- [ACTIVITY]:
Transcribe the records below. Leave every word as it is.

- [MATERIAL FOR THIS EXERCISE]:
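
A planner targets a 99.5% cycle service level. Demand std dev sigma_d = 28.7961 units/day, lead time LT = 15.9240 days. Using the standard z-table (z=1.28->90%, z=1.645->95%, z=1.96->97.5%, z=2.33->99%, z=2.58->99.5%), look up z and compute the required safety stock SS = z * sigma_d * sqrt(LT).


From the table, SL = 99.5% corresponds to z = 2.58
sqrt(LT) = sqrt(15.9240) = 3.9905
SS = 2.58 * 28.7961 * 3.9905 = 296.4691

296.4691 units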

- [OUTPUT OF THE TASK]:
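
A planner targets a 99.5% cycle service level. Demand std dev sigma_d = 28.7961 units/day, lead time LT = 15.9240 days. Using the standard z-table (z=1.28->90%, z=1.645->95%, z=1.96->97.5%, z=2.33->99%, z=2.58->99.5%), look up z and compute the required safety stock SS = z * sigma_d * sqrt(LT).


From the table, SL = 99.5% corresponds to z = 2.58
sqrt(LT) = sqrt(15.9240) = 3.9905
SS = 2.58 * 28.7961 * 3.9905 = 296.4691

296.4691 units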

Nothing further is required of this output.